- _Goal of the exercise_
Exactly reproduce each of the entries shown below.

[Stored items]
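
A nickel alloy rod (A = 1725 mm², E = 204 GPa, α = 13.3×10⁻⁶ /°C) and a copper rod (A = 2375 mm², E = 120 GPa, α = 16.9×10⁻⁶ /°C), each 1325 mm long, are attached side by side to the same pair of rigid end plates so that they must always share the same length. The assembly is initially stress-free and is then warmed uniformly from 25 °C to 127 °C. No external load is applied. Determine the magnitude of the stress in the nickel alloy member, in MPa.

σ ≈ 33.5 MPa (tensile)

Both members must finish at the same length. With the larger α, the copper tends to over-expand; the plates restrain it, putting the copper in compression and the nickel alloy in tension. With no external load the two internal forces are equal and opposite, magnitude P.
Setting the final lengths equal and cancelling L: (α₁ − α₂)ΔT = P/(A₁E₁) + P/(A₂E₂).
|α₁ − α₂|·ΔT = 3.6×10⁻⁶ × 102 = 0.0003672.
1/(A₁E₁) + 1/(A₂E₂) = 1/(1725×204×10³) + 1/(2375×120×10³) = 6.35×10⁻⁹ N⁻¹.
P = 0.0003672 / 6.35×10⁻⁹ = 57820 N = 57.82 kN.
σ_{nickel alloy} = P/A₁ = 57820/1725 = 33.52 MPa, tensile.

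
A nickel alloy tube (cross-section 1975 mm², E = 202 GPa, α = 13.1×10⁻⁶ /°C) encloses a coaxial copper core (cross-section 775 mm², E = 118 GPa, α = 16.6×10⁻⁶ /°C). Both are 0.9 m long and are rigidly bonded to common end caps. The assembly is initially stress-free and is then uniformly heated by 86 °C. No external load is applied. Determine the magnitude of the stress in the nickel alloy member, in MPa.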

- _Answer box_
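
A nickel alloy rod (A = 1725 mm², E = 204 GPa, α = 13.3×10⁻⁶ /°C) and a copper rod (A = 2375 mm², E = 120 GPa, α = 16.9×10⁻⁶ /°C), each 1325 mm long, are attached side by side to the same pair of rigid end plates so that they must always share the same length. The assembly is initially stress-free and is then warmed uniformly from 25 °C to 127 °C. No external load is applied. Determine the magnitude of the stress in the nickel alloy member, in MPa.

σ ≈ 33.5 MPa (tensile)

Both members must finish at the same length. With the larger α, the copper tends to over-expand; the plates restrain it, putting the copper in compression and the nickel alloy in tension. With no external load the two internal forces are equal and opposite, magnitude P.
Setting the final lengths equal and cancelling L: (α₁ − α₂)ΔT = P/(A₁E₁) + P/(A₂E₂).
|α₁ − α₂|·ΔT = 3.6×10⁻⁶ × 102 = 0.0003672.
1/(A₁E₁) + 1/(A₂E₂) = 1/(1725×204×10³) + 1/(2375×120×10³) = 6.35×10⁻⁹ N⁻¹.
P = 0.0003672 / 6.35×10⁻⁹ = 57820 N = 57.82 kN.
σ_{nickel alloy} = P/A₁ = 57820/1725 = 33.52 MPa, tensile.

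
A nickel alloy tube (cross-section 1975 mm², E = 202 GPa, α = 13.1×10⁻⁶ /°C) encloses a coaxial copper core (cross-section 775 mm², E = 118 GPa, α = 16.6×10⁻⁶ /°C). Both are 0.9 m long and are rigidly bonded to common end caps. The assembly is initially stress-free and is then uniformly heated by 86 °C. No external load is applied. Determine the magnitude of the stress in the nickel alloy member, in MPa.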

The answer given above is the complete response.